■ **Required work**:
Repeat word for word every line of the data below, from the first through the line containing "The patient presents", and stop there.

■ **Data extract**:
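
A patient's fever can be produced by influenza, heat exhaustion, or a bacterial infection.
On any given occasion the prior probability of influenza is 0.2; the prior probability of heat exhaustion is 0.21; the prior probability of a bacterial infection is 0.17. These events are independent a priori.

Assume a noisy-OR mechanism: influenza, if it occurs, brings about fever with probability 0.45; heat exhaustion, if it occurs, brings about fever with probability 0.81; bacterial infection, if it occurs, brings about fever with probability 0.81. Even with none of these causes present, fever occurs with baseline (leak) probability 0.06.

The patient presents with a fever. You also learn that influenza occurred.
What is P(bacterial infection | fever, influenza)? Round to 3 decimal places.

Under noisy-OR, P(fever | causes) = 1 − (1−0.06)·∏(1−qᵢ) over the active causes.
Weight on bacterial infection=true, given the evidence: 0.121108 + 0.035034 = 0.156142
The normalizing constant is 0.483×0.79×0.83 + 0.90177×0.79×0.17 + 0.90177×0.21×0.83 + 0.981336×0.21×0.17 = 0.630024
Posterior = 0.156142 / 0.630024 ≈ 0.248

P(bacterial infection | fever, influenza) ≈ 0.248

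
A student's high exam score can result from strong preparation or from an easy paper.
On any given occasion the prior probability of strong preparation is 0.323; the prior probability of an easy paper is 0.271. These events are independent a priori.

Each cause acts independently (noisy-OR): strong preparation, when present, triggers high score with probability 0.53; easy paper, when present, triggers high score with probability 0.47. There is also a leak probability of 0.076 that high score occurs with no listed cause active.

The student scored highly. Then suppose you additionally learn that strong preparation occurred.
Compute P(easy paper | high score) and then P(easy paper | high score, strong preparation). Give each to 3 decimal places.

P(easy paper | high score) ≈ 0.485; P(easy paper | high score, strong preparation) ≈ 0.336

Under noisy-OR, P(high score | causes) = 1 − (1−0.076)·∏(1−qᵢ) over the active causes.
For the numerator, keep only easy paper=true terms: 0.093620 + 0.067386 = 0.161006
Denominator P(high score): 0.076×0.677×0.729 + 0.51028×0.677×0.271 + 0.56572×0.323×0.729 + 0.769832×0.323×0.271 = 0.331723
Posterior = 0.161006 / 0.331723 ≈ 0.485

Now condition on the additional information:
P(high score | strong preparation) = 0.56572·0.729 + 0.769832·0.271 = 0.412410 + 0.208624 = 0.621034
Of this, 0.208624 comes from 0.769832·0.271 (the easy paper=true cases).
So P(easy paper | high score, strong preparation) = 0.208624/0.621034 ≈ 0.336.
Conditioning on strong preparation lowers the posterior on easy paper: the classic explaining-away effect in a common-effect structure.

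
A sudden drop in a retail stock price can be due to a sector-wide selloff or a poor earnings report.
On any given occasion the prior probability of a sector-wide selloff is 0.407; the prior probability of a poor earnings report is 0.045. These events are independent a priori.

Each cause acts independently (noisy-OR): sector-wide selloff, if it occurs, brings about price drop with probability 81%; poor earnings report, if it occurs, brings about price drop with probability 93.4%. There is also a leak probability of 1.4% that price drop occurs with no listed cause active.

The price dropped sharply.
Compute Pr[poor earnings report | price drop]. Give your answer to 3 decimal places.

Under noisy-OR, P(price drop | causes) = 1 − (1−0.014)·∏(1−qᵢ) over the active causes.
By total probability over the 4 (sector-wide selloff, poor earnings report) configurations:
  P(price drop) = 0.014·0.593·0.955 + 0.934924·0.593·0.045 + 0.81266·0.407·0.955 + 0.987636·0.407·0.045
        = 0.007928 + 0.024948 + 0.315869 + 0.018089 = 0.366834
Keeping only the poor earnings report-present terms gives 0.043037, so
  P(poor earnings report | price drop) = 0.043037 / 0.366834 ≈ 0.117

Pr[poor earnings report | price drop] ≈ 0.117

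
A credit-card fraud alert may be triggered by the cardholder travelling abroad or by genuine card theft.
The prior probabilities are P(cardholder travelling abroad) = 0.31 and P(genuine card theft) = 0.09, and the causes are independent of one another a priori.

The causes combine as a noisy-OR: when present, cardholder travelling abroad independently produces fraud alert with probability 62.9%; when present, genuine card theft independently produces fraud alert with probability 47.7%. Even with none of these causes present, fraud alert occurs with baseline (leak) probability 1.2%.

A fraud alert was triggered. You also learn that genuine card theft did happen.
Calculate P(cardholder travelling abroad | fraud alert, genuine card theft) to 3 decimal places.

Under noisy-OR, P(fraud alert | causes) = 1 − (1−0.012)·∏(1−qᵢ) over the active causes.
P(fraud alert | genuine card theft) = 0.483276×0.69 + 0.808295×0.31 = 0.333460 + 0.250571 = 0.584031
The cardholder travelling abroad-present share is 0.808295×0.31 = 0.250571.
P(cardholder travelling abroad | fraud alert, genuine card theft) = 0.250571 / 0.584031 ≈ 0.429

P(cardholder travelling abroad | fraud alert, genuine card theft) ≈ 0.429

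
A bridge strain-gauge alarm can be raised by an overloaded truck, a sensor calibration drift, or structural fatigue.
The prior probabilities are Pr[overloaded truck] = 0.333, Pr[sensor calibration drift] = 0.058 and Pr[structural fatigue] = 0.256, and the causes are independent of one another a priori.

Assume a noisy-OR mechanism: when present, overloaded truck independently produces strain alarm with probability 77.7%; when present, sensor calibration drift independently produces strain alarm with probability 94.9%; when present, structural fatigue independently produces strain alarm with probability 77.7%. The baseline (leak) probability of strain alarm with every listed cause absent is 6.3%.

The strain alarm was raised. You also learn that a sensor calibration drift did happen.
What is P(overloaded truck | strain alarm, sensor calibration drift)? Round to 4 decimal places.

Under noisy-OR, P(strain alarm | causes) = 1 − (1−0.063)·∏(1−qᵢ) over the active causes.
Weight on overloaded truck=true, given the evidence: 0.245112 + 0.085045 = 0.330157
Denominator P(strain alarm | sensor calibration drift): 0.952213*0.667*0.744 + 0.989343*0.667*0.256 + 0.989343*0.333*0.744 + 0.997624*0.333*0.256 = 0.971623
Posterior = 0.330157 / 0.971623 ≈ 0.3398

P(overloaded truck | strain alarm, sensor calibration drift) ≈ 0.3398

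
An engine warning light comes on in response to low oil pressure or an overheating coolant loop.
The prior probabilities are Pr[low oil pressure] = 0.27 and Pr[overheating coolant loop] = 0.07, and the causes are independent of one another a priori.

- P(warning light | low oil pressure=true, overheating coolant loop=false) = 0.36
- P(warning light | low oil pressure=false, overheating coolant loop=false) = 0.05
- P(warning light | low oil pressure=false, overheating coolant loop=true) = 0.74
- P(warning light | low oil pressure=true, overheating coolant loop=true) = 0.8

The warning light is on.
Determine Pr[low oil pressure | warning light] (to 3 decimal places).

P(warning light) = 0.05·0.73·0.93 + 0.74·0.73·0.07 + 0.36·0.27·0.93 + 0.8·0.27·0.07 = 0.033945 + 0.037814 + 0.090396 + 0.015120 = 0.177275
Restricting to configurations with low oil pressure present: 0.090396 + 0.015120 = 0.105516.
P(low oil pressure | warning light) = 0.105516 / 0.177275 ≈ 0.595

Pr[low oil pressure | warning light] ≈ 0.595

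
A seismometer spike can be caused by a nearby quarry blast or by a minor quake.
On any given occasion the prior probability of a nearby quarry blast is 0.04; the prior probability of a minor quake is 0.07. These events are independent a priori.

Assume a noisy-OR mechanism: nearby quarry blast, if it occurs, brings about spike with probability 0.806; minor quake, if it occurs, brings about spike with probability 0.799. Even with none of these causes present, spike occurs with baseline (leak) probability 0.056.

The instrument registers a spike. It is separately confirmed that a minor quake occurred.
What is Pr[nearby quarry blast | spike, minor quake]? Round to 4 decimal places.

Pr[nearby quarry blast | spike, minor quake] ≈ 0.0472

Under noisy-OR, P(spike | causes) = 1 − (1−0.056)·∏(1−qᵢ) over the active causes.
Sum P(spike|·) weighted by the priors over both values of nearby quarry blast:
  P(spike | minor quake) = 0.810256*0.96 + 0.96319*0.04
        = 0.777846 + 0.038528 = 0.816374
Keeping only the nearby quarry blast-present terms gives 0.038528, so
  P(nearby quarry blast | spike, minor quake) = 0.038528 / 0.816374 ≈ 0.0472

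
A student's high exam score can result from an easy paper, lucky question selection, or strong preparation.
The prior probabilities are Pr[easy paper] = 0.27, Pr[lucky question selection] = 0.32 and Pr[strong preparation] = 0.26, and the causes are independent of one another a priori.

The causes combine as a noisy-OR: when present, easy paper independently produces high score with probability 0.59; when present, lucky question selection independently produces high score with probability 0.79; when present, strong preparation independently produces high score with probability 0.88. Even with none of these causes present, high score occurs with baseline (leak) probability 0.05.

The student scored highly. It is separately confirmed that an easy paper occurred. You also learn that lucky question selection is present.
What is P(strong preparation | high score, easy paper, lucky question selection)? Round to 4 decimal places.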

■ **Exercise output**:
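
A patient's fever can be produced by influenza, heat exhaustion, or a bacterial infection.
On any given occasion the prior probability of influenza is 0.2; the prior probability of heat exhaustion is 0.21; the prior probability of a bacterial infection is 0.17. These events are independent a priori.

Assume a noisy-OR mechanism: influenza, if it occurs, brings about fever with probability 0.45; heat exhaustion, if it occurs, brings about fever with probability 0.81; bacterial infection, if it occurs, brings about fever with probability 0.81. Even with none of these causes present, fever occurs with baseline (leak) probability 0.06.

The patient presents with a fever. You also learn that influenza occurred.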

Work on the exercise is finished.